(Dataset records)
++++++

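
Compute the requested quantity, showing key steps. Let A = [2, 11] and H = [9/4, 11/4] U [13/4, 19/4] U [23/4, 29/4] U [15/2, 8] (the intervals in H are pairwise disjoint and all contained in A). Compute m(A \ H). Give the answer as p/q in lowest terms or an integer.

The ambient interval has length m(A) = 11 - 2 = 9.
Since the holes are disjoint and sit inside A, by finite additivity
  m(H) = sum_i (b_i - a_i), and m(A \ H) = m(A) - m(H).
Computing the hole measures:
  m(H_1) = 11/4 - 9/4 = 1/2.
  m(H_2) = 19/4 - 13/4 = 3/2.
  m(H_3) = 29/4 - 23/4 = 3/2.
  m(H_4) = 8 - 15/2 = 1/2.
Summed: m(H) = 1/2 + 3/2 + 3/2 + 1/2 = 4.
So m(A \ H) = 9 - 4 = 5.

5


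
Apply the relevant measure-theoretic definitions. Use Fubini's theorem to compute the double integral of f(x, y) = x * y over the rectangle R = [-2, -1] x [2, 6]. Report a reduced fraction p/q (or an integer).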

++++++

Retype all of the lines shown above, keeping each one exact.

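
Compute the requested quantity, showing key steps. Let A = [2, 11] and H = [9/4, 11/4] U [13/4, 19/4] U [23/4, 29/4] U [15/2, 8] (the intervals in H are pairwise disjoint and all contained in A). Compute m(A \ H). Give the answer as p/q in lowest terms or an integer.

The ambient interval has length m(A) = 11 - 2 = 9.
Since the holes are disjoint and sit inside A, by finite additivity
  m(H) = sum_i (b_i - a_i), and m(A \ H) = m(A) - m(H).
Computing the hole measures:
  m(H_1) = 11/4 - 9/4 = 1/2.
  m(H_2) = 19/4 - 13/4 = 3/2.
  m(H_3) = 29/4 - 23/4 = 3/2.
  m(H_4) = 8 - 15/2 = 1/2.
Summed: m(H) = 1/2 + 3/2 + 3/2 + 1/2 = 4.
So m(A \ H) = 9 - 4 = 5.

5


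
Apply the relevant measure-theoretic definitions. Use Fubini's theorem to compute the double integral of f(x, y) = x * y over the rectangle R = [-2, -1] x [2, 6]. Report a reduced fraction p/q (or an integer).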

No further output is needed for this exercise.